_Exercise prompt:_ For the records below, print the lines from the line with "A point ball moves on a 5×10" through the line with "On a 10-by-12" exactly as written; include both end lines and exclude the rest.

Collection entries
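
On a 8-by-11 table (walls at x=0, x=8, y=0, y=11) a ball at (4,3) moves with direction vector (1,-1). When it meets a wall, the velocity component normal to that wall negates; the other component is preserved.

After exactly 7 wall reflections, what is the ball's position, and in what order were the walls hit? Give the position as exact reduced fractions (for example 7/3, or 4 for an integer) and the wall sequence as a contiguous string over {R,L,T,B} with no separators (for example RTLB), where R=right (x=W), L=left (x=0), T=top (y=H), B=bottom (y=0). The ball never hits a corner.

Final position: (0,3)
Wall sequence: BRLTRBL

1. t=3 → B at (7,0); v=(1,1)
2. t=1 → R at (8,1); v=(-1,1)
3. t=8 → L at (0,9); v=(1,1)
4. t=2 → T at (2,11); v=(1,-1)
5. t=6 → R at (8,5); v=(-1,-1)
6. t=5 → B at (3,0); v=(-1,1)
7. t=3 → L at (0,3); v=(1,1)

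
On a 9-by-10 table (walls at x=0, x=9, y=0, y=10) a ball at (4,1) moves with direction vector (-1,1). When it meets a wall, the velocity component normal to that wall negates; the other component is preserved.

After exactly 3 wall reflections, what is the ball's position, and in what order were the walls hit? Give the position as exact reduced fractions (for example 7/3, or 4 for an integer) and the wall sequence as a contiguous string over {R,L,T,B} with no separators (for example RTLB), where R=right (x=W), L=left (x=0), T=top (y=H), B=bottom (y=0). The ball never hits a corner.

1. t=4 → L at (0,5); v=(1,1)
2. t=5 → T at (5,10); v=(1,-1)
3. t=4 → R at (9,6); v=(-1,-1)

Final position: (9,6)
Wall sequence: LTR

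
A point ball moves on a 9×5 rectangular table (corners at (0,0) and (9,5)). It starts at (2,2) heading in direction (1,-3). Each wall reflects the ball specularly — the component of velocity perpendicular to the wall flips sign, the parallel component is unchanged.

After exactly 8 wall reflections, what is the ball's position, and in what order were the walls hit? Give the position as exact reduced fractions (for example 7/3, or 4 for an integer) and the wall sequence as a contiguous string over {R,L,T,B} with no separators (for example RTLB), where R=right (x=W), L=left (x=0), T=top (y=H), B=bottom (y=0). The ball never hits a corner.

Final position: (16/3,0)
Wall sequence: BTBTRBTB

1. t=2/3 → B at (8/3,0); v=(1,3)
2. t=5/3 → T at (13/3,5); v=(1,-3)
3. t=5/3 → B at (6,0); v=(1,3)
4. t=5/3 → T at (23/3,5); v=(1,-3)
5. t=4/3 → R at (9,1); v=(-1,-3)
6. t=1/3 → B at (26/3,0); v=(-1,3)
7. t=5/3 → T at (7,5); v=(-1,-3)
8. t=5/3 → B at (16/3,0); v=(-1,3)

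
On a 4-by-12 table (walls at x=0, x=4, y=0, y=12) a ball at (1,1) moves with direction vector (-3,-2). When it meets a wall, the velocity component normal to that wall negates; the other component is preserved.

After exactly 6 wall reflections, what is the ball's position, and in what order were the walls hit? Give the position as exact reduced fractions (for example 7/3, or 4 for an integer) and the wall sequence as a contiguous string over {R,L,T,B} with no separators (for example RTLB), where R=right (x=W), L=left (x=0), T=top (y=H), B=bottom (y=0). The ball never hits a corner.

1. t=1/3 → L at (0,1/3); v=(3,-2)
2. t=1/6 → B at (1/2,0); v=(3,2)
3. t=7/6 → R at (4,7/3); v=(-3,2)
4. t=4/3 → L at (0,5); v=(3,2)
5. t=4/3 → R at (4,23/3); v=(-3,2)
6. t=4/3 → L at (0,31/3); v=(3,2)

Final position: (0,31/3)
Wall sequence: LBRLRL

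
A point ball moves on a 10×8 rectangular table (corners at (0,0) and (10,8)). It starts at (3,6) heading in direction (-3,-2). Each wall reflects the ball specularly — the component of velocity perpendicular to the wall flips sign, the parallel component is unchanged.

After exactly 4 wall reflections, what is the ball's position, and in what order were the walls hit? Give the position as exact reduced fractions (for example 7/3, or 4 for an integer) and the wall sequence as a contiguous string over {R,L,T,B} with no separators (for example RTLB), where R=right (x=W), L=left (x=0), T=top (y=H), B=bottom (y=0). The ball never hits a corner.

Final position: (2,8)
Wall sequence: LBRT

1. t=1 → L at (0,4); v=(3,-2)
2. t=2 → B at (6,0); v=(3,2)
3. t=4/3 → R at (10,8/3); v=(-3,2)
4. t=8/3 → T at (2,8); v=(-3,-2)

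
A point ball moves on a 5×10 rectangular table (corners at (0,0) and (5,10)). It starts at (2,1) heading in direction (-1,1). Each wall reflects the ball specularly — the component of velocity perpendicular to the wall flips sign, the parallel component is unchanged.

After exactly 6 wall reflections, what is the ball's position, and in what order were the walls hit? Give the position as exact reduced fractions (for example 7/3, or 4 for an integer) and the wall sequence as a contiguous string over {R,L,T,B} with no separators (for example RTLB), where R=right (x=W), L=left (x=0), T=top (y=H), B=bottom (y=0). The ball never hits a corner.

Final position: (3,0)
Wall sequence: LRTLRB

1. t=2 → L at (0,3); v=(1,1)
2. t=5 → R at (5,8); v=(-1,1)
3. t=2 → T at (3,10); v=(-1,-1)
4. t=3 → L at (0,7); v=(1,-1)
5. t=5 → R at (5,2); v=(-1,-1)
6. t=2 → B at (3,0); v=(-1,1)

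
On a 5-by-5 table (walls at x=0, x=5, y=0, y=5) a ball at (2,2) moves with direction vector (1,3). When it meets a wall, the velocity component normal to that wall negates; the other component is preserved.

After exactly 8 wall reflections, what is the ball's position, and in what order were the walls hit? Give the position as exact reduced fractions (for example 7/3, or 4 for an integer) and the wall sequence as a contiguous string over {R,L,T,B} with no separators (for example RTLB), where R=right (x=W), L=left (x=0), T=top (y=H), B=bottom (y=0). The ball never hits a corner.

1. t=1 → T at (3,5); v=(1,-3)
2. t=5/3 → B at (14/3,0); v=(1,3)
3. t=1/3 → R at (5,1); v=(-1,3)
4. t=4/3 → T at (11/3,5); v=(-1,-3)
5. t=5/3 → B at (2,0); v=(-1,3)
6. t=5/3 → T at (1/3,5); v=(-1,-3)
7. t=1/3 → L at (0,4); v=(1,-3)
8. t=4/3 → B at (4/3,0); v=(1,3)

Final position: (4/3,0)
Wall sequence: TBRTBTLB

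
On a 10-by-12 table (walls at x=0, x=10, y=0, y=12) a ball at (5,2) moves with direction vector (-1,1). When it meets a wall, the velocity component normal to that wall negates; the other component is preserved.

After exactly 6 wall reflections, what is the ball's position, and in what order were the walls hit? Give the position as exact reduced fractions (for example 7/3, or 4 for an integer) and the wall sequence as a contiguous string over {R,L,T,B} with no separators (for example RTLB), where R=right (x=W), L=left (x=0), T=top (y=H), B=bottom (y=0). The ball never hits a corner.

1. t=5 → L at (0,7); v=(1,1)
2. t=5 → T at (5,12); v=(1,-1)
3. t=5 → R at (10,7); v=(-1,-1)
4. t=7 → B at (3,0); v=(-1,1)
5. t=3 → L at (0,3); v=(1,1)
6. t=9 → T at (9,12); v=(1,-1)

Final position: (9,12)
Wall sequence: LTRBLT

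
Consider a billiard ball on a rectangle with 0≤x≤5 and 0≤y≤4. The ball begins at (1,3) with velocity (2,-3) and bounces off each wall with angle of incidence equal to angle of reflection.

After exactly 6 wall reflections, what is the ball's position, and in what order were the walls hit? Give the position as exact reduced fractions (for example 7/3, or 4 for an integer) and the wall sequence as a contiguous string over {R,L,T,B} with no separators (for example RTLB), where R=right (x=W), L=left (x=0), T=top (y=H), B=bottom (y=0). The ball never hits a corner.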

...

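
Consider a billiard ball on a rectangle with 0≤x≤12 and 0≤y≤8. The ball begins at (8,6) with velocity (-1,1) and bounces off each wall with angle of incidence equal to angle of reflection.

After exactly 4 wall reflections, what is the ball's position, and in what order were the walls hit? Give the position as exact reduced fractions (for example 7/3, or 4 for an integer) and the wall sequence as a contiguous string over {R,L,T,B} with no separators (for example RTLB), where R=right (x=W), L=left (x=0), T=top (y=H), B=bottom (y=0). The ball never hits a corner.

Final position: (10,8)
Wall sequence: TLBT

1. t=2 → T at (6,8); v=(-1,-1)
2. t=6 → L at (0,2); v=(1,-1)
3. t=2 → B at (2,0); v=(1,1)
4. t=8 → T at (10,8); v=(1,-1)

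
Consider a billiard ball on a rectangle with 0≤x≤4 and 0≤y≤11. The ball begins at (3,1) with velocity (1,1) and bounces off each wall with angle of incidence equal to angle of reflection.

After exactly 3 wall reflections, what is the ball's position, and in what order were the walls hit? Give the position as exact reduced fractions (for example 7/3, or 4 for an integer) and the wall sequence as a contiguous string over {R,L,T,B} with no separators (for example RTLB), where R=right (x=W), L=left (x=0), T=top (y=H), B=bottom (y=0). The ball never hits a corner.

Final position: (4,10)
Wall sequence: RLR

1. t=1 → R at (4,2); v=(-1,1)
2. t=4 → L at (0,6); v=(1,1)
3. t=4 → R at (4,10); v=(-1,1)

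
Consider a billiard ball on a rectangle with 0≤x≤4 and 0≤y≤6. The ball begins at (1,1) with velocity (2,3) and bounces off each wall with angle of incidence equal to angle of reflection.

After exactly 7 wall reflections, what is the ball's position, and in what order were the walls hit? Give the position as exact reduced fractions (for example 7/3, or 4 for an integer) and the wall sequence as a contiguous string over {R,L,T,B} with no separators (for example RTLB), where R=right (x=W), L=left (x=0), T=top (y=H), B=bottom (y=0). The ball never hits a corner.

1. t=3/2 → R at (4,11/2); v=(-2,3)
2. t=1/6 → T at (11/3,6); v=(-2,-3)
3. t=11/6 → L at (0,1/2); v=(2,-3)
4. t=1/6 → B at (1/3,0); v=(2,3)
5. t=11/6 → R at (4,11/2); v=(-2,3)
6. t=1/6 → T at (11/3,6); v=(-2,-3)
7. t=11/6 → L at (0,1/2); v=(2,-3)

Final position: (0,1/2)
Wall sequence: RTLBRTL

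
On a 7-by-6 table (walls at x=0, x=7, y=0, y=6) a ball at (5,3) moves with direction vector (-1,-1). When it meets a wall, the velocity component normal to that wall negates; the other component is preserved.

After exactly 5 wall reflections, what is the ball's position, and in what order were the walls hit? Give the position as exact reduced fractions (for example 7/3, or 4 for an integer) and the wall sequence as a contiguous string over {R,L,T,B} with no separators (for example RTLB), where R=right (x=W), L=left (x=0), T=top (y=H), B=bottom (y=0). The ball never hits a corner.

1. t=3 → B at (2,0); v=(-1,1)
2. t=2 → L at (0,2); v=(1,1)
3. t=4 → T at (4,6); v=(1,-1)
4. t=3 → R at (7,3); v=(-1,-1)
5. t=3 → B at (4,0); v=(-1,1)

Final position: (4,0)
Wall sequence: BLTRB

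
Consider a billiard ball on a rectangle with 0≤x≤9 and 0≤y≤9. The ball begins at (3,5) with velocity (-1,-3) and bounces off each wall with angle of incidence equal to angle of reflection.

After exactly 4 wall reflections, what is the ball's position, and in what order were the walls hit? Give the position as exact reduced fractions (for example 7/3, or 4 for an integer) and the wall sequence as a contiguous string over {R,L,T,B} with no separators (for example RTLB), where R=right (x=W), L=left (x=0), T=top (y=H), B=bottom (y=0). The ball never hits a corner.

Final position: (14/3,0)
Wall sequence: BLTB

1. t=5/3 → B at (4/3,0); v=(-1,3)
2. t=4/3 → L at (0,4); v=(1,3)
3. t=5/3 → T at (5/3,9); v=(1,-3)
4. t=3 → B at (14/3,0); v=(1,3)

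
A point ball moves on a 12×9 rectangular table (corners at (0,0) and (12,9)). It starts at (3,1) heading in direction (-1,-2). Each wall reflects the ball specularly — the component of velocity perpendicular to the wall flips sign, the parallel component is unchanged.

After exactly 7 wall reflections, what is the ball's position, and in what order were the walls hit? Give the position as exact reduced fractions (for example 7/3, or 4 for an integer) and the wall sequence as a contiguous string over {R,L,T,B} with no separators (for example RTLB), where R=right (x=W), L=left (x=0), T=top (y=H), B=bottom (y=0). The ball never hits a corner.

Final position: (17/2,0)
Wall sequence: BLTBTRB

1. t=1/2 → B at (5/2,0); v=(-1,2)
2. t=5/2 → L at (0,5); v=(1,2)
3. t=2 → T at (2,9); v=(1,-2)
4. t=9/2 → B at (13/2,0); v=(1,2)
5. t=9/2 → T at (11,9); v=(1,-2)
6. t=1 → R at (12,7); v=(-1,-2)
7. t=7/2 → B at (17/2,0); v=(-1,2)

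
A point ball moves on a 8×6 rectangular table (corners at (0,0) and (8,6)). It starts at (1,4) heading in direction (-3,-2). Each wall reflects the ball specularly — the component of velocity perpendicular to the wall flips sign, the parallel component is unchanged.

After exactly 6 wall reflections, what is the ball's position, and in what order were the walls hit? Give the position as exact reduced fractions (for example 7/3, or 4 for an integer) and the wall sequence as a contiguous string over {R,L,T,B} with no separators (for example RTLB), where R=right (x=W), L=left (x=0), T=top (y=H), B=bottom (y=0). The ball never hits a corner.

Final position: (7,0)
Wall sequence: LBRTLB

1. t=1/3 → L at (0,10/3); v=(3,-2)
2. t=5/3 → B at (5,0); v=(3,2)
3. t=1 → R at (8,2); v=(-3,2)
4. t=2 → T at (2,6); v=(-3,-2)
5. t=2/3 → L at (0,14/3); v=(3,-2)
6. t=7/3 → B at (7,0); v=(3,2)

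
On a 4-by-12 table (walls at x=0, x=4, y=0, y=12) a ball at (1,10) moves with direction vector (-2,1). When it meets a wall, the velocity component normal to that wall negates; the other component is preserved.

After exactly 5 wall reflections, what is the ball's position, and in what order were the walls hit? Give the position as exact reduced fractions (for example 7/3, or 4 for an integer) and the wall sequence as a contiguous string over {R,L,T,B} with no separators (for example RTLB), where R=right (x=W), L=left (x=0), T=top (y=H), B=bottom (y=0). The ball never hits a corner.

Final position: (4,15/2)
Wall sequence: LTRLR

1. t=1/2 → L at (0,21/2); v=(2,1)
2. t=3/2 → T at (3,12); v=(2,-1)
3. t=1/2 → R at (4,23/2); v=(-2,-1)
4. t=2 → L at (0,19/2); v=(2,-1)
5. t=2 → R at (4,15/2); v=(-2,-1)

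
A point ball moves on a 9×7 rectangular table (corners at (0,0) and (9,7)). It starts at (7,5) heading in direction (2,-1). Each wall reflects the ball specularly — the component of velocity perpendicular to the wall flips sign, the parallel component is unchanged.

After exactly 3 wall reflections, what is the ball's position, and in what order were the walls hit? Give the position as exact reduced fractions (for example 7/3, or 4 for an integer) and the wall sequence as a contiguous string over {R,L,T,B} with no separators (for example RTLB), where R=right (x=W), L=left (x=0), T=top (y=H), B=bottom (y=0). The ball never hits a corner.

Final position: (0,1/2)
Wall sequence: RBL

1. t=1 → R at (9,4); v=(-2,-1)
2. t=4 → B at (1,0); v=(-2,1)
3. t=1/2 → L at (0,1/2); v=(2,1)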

_Answer to this problem:_
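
A point ball moves on a 5×10 rectangular table (corners at (0,0) and (5,10)). It starts at (2,1) heading in direction (-1,1). Each wall reflects the ball specularly — the component of velocity perpendicular to the wall flips sign, the parallel component is unchanged.

After exactly 6 wall reflections, what is the ball's position, and in what order were the walls hit? Give the position as exact reduced fractions (for example 7/3, or 4 for an integer) and the wall sequence as a contiguous string over {R,L,T,B} with no separators (for example RTLB), where R=right (x=W), L=left (x=0), T=top (y=H), B=bottom (y=0). The ball never hits a corner.

Final position: (3,0)
Wall sequence: LRTLRB

1. t=2 → L at (0,3); v=(1,1)
2. t=5 → R at (5,8); v=(-1,1)
3. t=2 → T at (3,10); v=(-1,-1)
4. t=3 → L at (0,7); v=(1,-1)
5. t=5 → R at (5,2); v=(-1,-1)
6. t=2 → B at (3,0); v=(-1,1)

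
On a 5-by-5 table (walls at x=0, x=5, y=0, y=5) a ball at (2,2) moves with direction vector (1,3). When it meets a wall, the velocity component normal to that wall negates; the other component is preserved.

After exactly 8 wall reflections, what is the ball's position, and in what order were the walls hit? Give the position as exact reduced fractions (for example 7/3, or 4 for an integer) and the wall sequence as a contiguous string over {R,L,T,B} with no separators (for example RTLB), where R=right (x=W), L=left (x=0), T=top (y=H), B=bottom (y=0). The ball never hits a corner.

1. t=1 → T at (3,5); v=(1,-3)
2. t=5/3 → B at (14/3,0); v=(1,3)
3. t=1/3 → R at (5,1); v=(-1,3)
4. t=4/3 → T at (11/3,5); v=(-1,-3)
5. t=5/3 → B at (2,0); v=(-1,3)
6. t=5/3 → T at (1/3,5); v=(-1,-3)
7. t=1/3 → L at (0,4); v=(1,-3)
8. t=4/3 → B at (4/3,0); v=(1,3)

Final position: (4/3,0)
Wall sequence: TBRTBTLB

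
On a 10-by-12 table (walls at x=0, x=10, y=0, y=12) a ball at (5,2) moves with direction vector (-1,1). When it meets a wall, the velocity component normal to that wall negates; the other component is preserved.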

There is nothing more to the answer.